→ WHAT THE TASK ASKS
A complete and exact copy of the entries below is the expected result.

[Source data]
------------------------------------------------
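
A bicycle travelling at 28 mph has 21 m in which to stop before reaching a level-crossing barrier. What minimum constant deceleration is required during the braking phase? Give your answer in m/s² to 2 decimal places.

28 mph × 0.44704 = 12.5171 m/s.
v² = 2a·d ⇒ a = v²/(2d) = 12.5171² / (2 × 21.000) = 156.678 / 42.000 = 3.7304 m/s².

Required deceleration ≈ 3.73 m/s²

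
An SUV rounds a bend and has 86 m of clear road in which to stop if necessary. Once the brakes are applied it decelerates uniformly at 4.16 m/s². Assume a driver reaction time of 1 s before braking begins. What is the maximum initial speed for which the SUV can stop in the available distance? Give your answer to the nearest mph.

Maximum speed ≈ 51 mph

Stopping distance: v·t_r + v²/(2a) = 86 with t_r = 1 s and a = 4.160 m/s².
So v² + 8.320 v − 715.52 = 0.
Positive root: v = −a·t_r + √((a·t_r)² + 2a·d) = −4.160 + √(17.306 + 715.52) = 22.9108 m/s.
22.9108 m/s ÷ 0.44704 = 51.250 mph.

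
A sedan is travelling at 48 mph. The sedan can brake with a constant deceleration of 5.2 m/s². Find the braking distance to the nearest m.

48 mph × 0.44704 = 21.4579 m/s.
Braking distance = v²/(2a) = 21.4579² / (2 × 5.200) = 460.441 / 10.400 = 44.273 m.

Braking distance ≈ 44 m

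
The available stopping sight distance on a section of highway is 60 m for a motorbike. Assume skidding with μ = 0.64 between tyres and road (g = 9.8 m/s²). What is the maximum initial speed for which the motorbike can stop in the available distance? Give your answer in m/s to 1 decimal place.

a = μg = 0.64 × 9.8 = 6.272 m/s².
v²/(2a) = d ⇒ v = √(2 × 6.272 × 60) = √752.64 = 27.4343 m/s.

Maximum speed ≈ 27.4 m/s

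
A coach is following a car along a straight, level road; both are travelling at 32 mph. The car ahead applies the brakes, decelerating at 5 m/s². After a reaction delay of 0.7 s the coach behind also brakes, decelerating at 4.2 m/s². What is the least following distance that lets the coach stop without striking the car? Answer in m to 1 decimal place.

Minimum gap ≈ 13.9 m

32 mph × 0.44704 = 14.3053 m/s.
Leader travels v²/(2a_L) = 204.642 / 10.000 = 20.464 m before stopping.
Follower covers v·t_r = 14.3053 × 0.7 = 10.014 m while reacting, then v²/(2a_F) = 204.642 / 8.400 = 24.362 m while braking, for a total of 10.014 + 24.362 = 34.376 m.
Since a_F ≤ a_L and the follower starts braking later, the follower is never slower than the leader, so the closest approach is when both have stopped.
Minimum gap = 34.376 − 20.464 = 13.912 m.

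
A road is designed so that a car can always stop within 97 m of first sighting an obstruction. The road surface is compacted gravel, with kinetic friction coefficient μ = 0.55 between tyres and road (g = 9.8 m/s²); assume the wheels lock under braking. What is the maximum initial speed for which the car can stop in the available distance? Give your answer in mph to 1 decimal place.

Maximum speed ≈ 72.3 mph

a = μg = 0.55 × 9.8 = 5.390 m/s².
v²/(2a) = d ⇒ v = √(2 × 5.390 × 97) = √1045.66 = 32.3367 m/s.
32.3367 m/s ÷ 0.44704 = 72.335 mph.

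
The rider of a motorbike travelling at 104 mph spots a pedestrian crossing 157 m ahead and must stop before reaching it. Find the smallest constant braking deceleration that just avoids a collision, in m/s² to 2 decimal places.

104 mph × 0.44704 = 46.4922 m/s.
v² = 2a·d ⇒ a = v²/(2d) = 46.4922² / (2 × 157.000) = 2161.525 / 314.000 = 6.8838 m/s².

Required deceleration ≈ 6.88 m/s²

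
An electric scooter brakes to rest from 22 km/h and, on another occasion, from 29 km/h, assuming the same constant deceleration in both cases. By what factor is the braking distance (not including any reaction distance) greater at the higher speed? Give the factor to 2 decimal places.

Factor ≈ 1.74

Braking distance d = v²/(2a), so with a fixed, d ∝ v².
Factor = (29/22)² = 1.3182² = 1.7377.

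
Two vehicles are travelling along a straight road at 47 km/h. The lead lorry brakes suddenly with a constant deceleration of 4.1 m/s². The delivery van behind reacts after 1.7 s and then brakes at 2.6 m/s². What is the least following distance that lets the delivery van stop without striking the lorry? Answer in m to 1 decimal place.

Minimum gap ≈ 34.2 m

47 km/h ÷ 3.6 = 13.0556 m/s.
Leader travels v²/(2a_L) = 170.449 / 8.200 = 20.786 m before stopping.
Follower covers v·t_r = 13.0556 × 1.7 = 22.195 m while reacting, then v²/(2a_F) = 170.449 / 5.200 = 32.779 m while braking, for a total of 22.195 + 32.779 = 54.974 m.
Since a_F ≤ a_L and the follower starts braking later, the follower is never slower than the leader, so the closest approach is when both have stopped.
Minimum gap = 54.974 − 20.786 = 34.188 m.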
------------------------------------------------
→ OUTPUT
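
A bicycle travelling at 28 mph has 21 m in which to stop before reaching a level-crossing barrier. What minimum constant deceleration is required during the braking phase? Give your answer in m/s² to 2 decimal places.

28 mph × 0.44704 = 12.5171 m/s.
v² = 2a·d ⇒ a = v²/(2d) = 12.5171² / (2 × 21.000) = 156.678 / 42.000 = 3.7304 m/s².

Required deceleration ≈ 3.73 m/s²

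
An SUV rounds a bend and has 86 m of clear road in which to stop if necessary. Once the brakes are applied it decelerates uniformly at 4.16 m/s². Assume a driver reaction time of 1 s before braking begins. What is the maximum initial speed for which the SUV can stop in the available distance? Give your answer to the nearest mph.

Maximum speed ≈ 51 mph

Stopping distance: v·t_r + v²/(2a) = 86 with t_r = 1 s and a = 4.160 m/s².
So v² + 8.320 v − 715.52 = 0.
Positive root: v = −a·t_r + √((a·t_r)² + 2a·d) = −4.160 + √(17.306 + 715.52) = 22.9108 m/s.
22.9108 m/s ÷ 0.44704 = 51.250 mph.

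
A sedan is travelling at 48 mph. The sedan can brake with a constant deceleration of 5.2 m/s². Find the braking distance to the nearest m.

48 mph × 0.44704 = 21.4579 m/s.
Braking distance = v²/(2a) = 21.4579² / (2 × 5.200) = 460.441 / 10.400 = 44.273 m.

Braking distance ≈ 44 m

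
The available stopping sight distance on a section of highway is 60 m for a motorbike. Assume skidding with μ = 0.64 between tyres and road (g = 9.8 m/s²). What is the maximum initial speed for which the motorbike can stop in the available distance? Give your answer in m/s to 1 decimal place.

a = μg = 0.64 × 9.8 = 6.272 m/s².
v²/(2a) = d ⇒ v = √(2 × 6.272 × 60) = √752.64 = 27.4343 m/s.

Maximum speed ≈ 27.4 m/s

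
A coach is following a car along a straight, level road; both are travelling at 32 mph. The car ahead applies the brakes, decelerating at 5 m/s². After a reaction delay of 0.7 s the coach behind also brakes, decelerating at 4.2 m/s². What is the least following distance that lets the coach stop without striking the car? Answer in m to 1 decimal place.

Minimum gap ≈ 13.9 m

32 mph × 0.44704 = 14.3053 m/s.
Leader travels v²/(2a_L) = 204.642 / 10.000 = 20.464 m before stopping.
Follower covers v·t_r = 14.3053 × 0.7 = 10.014 m while reacting, then v²/(2a_F) = 204.642 / 8.400 = 24.362 m while braking, for a total of 10.014 + 24.362 = 34.376 m.
Since a_F ≤ a_L and the follower starts braking later, the follower is never slower than the leader, so the closest approach is when both have stopped.
Minimum gap = 34.376 − 20.464 = 13.912 m.

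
A road is designed so that a car can always stop within 97 m of first sighting an obstruction. The road surface is compacted gravel, with kinetic friction coefficient μ = 0.55 between tyres and road (g = 9.8 m/s²); assume the wheels lock under braking. What is the maximum initial speed for which the car can stop in the available distance? Give your answer in mph to 1 decimal place.

Maximum speed ≈ 72.3 mph

a = μg = 0.55 × 9.8 = 5.390 m/s².
v²/(2a) = d ⇒ v = √(2 × 5.390 × 97) = √1045.66 = 32.3367 m/s.
32.3367 m/s ÷ 0.44704 = 72.335 mph.

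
The rider of a motorbike travelling at 104 mph spots a pedestrian crossing 157 m ahead and must stop before reaching it. Find the smallest constant braking deceleration that just avoids a collision, in m/s² to 2 decimal places.

104 mph × 0.44704 = 46.4922 m/s.
v² = 2a·d ⇒ a = v²/(2d) = 46.4922² / (2 × 157.000) = 2161.525 / 314.000 = 6.8838 m/s².

Required deceleration ≈ 6.88 m/s²

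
An electric scooter brakes to rest from 22 km/h and, on another occasion, from 29 km/h, assuming the same constant deceleration in both cases. By what factor is the braking distance (not including any reaction distance) greater at the higher speed? Give the factor to 2 decimal places.

Factor ≈ 1.74

Braking distance d = v²/(2a), so with a fixed, d ∝ v².
Factor = (29/22)² = 1.3182² = 1.7377.

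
Two vehicles are travelling along a straight road at 47 km/h. The lead lorry brakes suddenly with a constant deceleration of 4.1 m/s². The delivery van behind reacts after 1.7 s and then brakes at 2.6 m/s². What is the least following distance that lets the delivery van stop without striking the lorry? Answer in m to 1 decimal place.

Minimum gap ≈ 34.2 m

47 km/h ÷ 3.6 = 13.0556 m/s.
Leader travels v²/(2a_L) = 170.449 / 8.200 = 20.786 m before stopping.
Follower covers v·t_r = 13.0556 × 1.7 = 22.195 m while reacting, then v²/(2a_F) = 170.449 / 5.200 = 32.779 m while braking, for a total of 22.195 + 32.779 = 54.974 m.
Since a_F ≤ a_L and the follower starts braking later, the follower is never slower than the leader, so the closest approach is when both have stopped.
Minimum gap = 54.974 − 20.786 = 34.188 m.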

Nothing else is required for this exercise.